**About this exercise:** Write the records out again, keeping each line exactly as it is.

[Stored items]
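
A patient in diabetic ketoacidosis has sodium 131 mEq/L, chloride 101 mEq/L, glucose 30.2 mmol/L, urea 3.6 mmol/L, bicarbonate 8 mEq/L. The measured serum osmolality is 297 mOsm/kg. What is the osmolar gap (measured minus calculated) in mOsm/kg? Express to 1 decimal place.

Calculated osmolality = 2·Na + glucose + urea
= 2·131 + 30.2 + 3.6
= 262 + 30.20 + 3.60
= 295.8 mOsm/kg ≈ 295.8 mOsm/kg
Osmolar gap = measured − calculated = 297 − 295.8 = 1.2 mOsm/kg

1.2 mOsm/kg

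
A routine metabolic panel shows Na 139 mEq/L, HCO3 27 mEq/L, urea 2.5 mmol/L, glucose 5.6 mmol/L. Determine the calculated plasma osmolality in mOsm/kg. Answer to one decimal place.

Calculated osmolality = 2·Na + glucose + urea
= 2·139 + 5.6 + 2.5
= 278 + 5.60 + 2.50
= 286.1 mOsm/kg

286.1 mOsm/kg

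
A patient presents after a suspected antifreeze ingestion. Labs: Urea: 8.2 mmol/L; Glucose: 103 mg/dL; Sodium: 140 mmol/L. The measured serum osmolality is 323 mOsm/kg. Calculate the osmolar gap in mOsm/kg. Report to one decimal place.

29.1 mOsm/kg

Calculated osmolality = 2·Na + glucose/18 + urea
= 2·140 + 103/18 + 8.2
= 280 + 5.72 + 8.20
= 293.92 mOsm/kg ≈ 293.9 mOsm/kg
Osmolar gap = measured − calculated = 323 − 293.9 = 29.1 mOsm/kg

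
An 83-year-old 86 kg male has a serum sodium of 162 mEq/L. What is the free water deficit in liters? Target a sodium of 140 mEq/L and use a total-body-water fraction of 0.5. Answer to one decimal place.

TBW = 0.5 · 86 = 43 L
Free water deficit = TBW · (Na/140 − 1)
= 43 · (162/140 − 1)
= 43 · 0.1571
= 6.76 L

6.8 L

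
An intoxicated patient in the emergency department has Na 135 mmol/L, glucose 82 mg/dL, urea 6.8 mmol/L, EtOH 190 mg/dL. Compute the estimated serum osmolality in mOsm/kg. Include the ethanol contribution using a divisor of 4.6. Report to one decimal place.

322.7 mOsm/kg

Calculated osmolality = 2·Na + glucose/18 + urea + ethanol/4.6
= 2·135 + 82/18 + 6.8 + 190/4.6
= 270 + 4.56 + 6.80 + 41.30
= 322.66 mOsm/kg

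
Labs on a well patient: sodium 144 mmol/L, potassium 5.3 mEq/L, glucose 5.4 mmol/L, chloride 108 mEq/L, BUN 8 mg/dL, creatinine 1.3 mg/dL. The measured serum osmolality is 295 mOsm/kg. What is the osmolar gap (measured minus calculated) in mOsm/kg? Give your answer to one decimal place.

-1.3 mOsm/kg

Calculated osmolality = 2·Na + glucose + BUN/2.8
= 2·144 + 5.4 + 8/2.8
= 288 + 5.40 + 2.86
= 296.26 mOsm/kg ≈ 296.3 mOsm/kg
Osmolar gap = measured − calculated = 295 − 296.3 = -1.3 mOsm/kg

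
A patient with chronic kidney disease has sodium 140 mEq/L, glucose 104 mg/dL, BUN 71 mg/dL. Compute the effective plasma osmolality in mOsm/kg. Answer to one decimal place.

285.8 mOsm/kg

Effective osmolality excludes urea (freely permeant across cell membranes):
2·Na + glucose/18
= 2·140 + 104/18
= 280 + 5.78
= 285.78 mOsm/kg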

**Written solution:**
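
A patient in diabetic ketoacidosis has sodium 131 mEq/L, chloride 101 mEq/L, glucose 30.2 mmol/L, urea 3.6 mmol/L, bicarbonate 8 mEq/L. The measured serum osmolality is 297 mOsm/kg. What is the osmolar gap (measured minus calculated) in mOsm/kg? Express to 1 decimal place.

Calculated osmolality = 2·Na + glucose + urea
= 2·131 + 30.2 + 3.6
= 262 + 30.20 + 3.60
= 295.8 mOsm/kg ≈ 295.8 mOsm/kg
Osmolar gap = measured − calculated = 297 − 295.8 = 1.2 mOsm/kg

1.2 mOsm/kg

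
A routine metabolic panel shows Na 139 mEq/L, HCO3 27 mEq/L, urea 2.5 mmol/L, glucose 5.6 mmol/L. Determine the calculated plasma osmolality in mOsm/kg. Answer to one decimal place.

Calculated osmolality = 2·Na + glucose + urea
= 2·139 + 5.6 + 2.5
= 278 + 5.60 + 2.50
= 286.1 mOsm/kg

286.1 mOsm/kg

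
A patient presents after a suspected antifreeze ingestion. Labs: Urea: 8.2 mmol/L; Glucose: 103 mg/dL; Sodium: 140 mmol/L. The measured serum osmolality is 323 mOsm/kg. Calculate the osmolar gap in mOsm/kg. Report to one decimal place.

29.1 mOsm/kg

Calculated osmolality = 2·Na + glucose/18 + urea
= 2·140 + 103/18 + 8.2
= 280 + 5.72 + 8.20
= 293.92 mOsm/kg ≈ 293.9 mOsm/kg
Osmolar gap = measured − calculated = 323 − 293.9 = 29.1 mOsm/kg

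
An 83-year-old 86 kg male has a serum sodium of 162 mEq/L. What is the free water deficit in liters? Target a sodium of 140 mEq/L and use a total-body-water fraction of 0.5. Answer to one decimal place.

TBW = 0.5 · 86 = 43 L
Free water deficit = TBW · (Na/140 − 1)
= 43 · (162/140 − 1)
= 43 · 0.1571
= 6.76 L

6.8 L

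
An intoxicated patient in the emergency department has Na 135 mmol/L, glucose 82 mg/dL, urea 6.8 mmol/L, EtOH 190 mg/dL. Compute the estimated serum osmolality in mOsm/kg. Include the ethanol contribution using a divisor of 4.6. Report to one decimal place.

322.7 mOsm/kg

Calculated osmolality = 2·Na + glucose/18 + urea + ethanol/4.6
= 2·135 + 82/18 + 6.8 + 190/4.6
= 270 + 4.56 + 6.80 + 41.30
= 322.66 mOsm/kg

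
Labs on a well patient: sodium 144 mmol/L, potassium 5.3 mEq/L, glucose 5.4 mmol/L, chloride 108 mEq/L, BUN 8 mg/dL, creatinine 1.3 mg/dL. The measured serum osmolality is 295 mOsm/kg. What is the osmolar gap (measured minus calculated) in mOsm/kg? Give your answer to one decimal place.

-1.3 mOsm/kg

Calculated osmolality = 2·Na + glucose + BUN/2.8
= 2·144 + 5.4 + 8/2.8
= 288 + 5.40 + 2.86
= 296.26 mOsm/kg ≈ 296.3 mOsm/kg
Osmolar gap = measured − calculated = 295 − 296.3 = -1.3 mOsm/kg

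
A patient with chronic kidney disease has sodium 140 mEq/L, glucose 104 mg/dL, BUN 71 mg/dL. Compute the effective plasma osmolality in mOsm/kg. Answer to one decimal place.

285.8 mOsm/kg

Effective osmolality excludes urea (freely permeant across cell membranes):
2·Na + glucose/18
= 2·140 + 104/18
= 280 + 5.78
= 285.78 mOsm/kg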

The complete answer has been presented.